- _What you will do_
Restate the full listing precisely as written.

*** Opening Data section ***

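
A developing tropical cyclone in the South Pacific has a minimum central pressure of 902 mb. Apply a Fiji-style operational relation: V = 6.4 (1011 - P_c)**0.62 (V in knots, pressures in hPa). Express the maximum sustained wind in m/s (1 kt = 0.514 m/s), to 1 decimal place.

60.3 m/s

ΔP = 1011 − 902 = 109 mb.
V ≈ 6.4 × 109^0.62 = 6.4 × 18.332 ≈ 117.323 kt.
117.323 × 0.514 ≈ 60.30 m/s → 60.3 m/s.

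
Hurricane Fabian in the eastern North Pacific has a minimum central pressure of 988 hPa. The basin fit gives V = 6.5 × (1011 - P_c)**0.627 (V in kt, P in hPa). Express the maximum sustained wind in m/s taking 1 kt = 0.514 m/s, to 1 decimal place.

ΔP = 1011 − 988 = 23 hPa.
V ≈ 6.5 × 23^0.627 = 6.5 × 7.142 ≈ 46.421 kt.
46.421 × 0.514 ≈ 23.86 m/s → 23.9 m/s.

23.9 m/s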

*** Closing Data section ***

- _Solution for this task_
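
A developing tropical cyclone in the South Pacific has a minimum central pressure of 902 mb. Apply a Fiji-style operational relation: V = 6.4 (1011 - P_c)**0.62 (V in knots, pressures in hPa). Express the maximum sustained wind in m/s (1 kt = 0.514 m/s), to 1 decimal place.

60.3 m/s

ΔP = 1011 − 902 = 109 mb.
V ≈ 6.4 × 109^0.62 = 6.4 × 18.332 ≈ 117.323 kt.
117.323 × 0.514 ≈ 60.30 m/s → 60.3 m/s.

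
Hurricane Fabian in the eastern North Pacific has a minimum central pressure of 988 hPa. The basin fit gives V = 6.5 × (1011 - P_c)**0.627 (V in kt, P in hPa). Express the maximum sustained wind in m/s taking 1 kt = 0.514 m/s, to 1 decimal place.

ΔP = 1011 − 988 = 23 hPa.
V ≈ 6.5 × 23^0.627 = 6.5 × 7.142 ≈ 46.421 kt.
46.421 × 0.514 ≈ 23.86 m/s → 23.9 m/s.

23.9 m/s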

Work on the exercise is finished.